Task objective:
Everything from the line with "How many vowels" to the end of the data should be restated word for word, and nothing before it.

Entries shown:
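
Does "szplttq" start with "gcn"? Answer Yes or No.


Input string: 'szplttq'
Prefix to check: 'gcn'
First 3 characters of input: 'szp'
Match: False
Result: No


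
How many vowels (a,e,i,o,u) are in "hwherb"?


Input string: 'hwherb'
Operation: count vowels (a, e, i, o, u)
Scan: s[0]='h', s[1]='w', s[2]='h', s[3]='e' (vowel), s[4]='r', s[5]='b'
Vowels found: 1
Result: 1


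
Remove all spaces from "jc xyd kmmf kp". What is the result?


Input string: 'jc xyd kmmf kp'
Operation: remove all spaces
Words: 'jc', 'xyd', 'kmmf', 'kp'
Join without spaces: jcxydkmmfkp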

Task output:
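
How many vowels (a,e,i,o,u) are in "hwherb"?


Input string: 'hwherb'
Operation: count vowels (a, e, i, o, u)
Scan: s[0]='h', s[1]='w', s[2]='h', s[3]='e' (vowel), s[4]='r', s[5]='b'
Vowels found: 1
Result: 1


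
Remove all spaces from "jc xyd kmmf kp". What is the result?


Input string: 'jc xyd kmmf kp'
Operation: remove all spaces
Words: 'jc', 'xyd', 'kmmf', 'kp'
Join without spaces: jcxydkmmfkp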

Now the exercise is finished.